◆ **Work required**: Scan the records for the word "either". Return each line where it is found.

..............................

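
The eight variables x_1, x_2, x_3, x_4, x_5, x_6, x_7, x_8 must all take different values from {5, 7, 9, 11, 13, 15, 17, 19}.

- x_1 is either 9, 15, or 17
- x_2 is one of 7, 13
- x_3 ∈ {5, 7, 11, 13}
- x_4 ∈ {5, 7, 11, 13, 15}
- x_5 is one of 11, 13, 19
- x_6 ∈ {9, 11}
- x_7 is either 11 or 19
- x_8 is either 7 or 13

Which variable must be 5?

The 8 variables together cover exactly {5, 7, 9, 11, 13, 15, 17, 19} — 8 values for 8 variables — and 17 appears only in x_1's list, so x_1 = 17.
The 7 still-open variables together cover exactly {5, 7, 9, 11, 13, 15, 19} — 7 values for 7 variables — and 9 appears only in x_6's list, so x_6 = 9.
The 6 still-open variables draw from only 6 values {5, 7, 11, 13, 15, 19}, so each is used; only x_4 can be 15, hence x_4 = 15.
The 5 still-open variables draw from only 5 values {5, 7, 11, 13, 19}, so each is used; only x_3 can be 5, hence x_3 = 5.

x_3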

..............................

◆ **Task result**:
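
- x_1 is either 9, 15, or 17
- x_7 is either 11 or 19
- x_8 is either 7 or 13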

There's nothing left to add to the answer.